Whatever the lines below say, output them exactly.
----------
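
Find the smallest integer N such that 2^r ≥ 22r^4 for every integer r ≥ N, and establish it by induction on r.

N = 23

At r = 22: 4194304 < 5153632, so the inequality fails and N ≥ 23. We prove 2^r ≥ 22r^4 for all r ≥ 23.
When r = 23: 2^r = 8388608 and 22r^4 = 6156502, so 8388608 ≥ 6156502.
Inductive step: suppose the statement holds for some m ≥ 23, so 2^m ≥ 22m^4.
Then 2^(m + 1) = 2·(2^m) ≥ 2·(22m^4).
Also, for m ≥ 23 we have 2·(22m^4) ≥ 22(m+1)^4, since 2 ≥ (1 + 1/m)^4 for all m ≥ 23.
Combining, 2^(m + 1) ≥ 22(m+1)^4.
Hence, by induction on r, the claim holds for every r ≥ 23.
Hence the smallest such N is 23.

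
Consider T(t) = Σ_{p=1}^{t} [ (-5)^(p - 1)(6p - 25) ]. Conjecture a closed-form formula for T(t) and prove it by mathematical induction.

T(t) = (-5)^t(-t + 4) - 4

We claim T(t) = (-5)^t(-t + 4) - 4 for all t ≥ 1.
For the base case t = 1: T(1) = -19, and the closed form gives -19. They agree.
Inductive step: assume the claim holds for t = p, so T(p) = (-5)^p(-p + 4) - 4.
Then T(p+1) = T(p) + ((-5)^p(6p - 19)) = ((-5)^p(-p + 4) - 4) + ((-5)^p(6p - 19)).
Simplifying, T(p+1) = 5(-5)^p·p - 15(-5)^p - 4 = (-5)^(p+1)(-(p+1) + 4) - 4,
which is the closed form with t = p+1.
Hence, by induction on t, the claim holds for every t ≥ 1.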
----------
• Answer section:
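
Find the smallest integer N such that 2^r ≥ 22r^4 for every integer r ≥ N, and establish it by induction on r.

N = 23

At r = 22: 4194304 < 5153632, so the inequality fails and N ≥ 23. We prove 2^r ≥ 22r^4 for all r ≥ 23.
When r = 23: 2^r = 8388608 and 22r^4 = 6156502, so 8388608 ≥ 6156502.
Inductive step: suppose the statement holds for some m ≥ 23, so 2^m ≥ 22m^4.
Then 2^(m + 1) = 2·(2^m) ≥ 2·(22m^4).
Also, for m ≥ 23 we have 2·(22m^4) ≥ 22(m+1)^4, since 2 ≥ (1 + 1/m)^4 for all m ≥ 23.
Combining, 2^(m + 1) ≥ 22(m+1)^4.
Hence, by induction on r, the claim holds for every r ≥ 23.
Hence the smallest such N is 23.

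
Consider T(t) = Σ_{p=1}^{t} [ (-5)^(p - 1)(6p - 25) ]. Conjecture a closed-form formula for T(t) and prove it by mathematical induction.

T(t) = (-5)^t(-t + 4) - 4

We claim T(t) = (-5)^t(-t + 4) - 4 for all t ≥ 1.
For the base case t = 1: T(1) = -19, and the closed form gives -19. They agree.
Inductive step: assume the claim holds for t = p, so T(p) = (-5)^p(-p + 4) - 4.
Then T(p+1) = T(p) + ((-5)^p(6p - 19)) = ((-5)^p(-p + 4) - 4) + ((-5)^p(6p - 19)).
Simplifying, T(p+1) = 5(-5)^p·p - 15(-5)^p - 4 = (-5)^(p+1)(-(p+1) + 4) - 4,
which is the closed form with t = p+1.
Hence, by induction on t, the claim holds for every t ≥ 1.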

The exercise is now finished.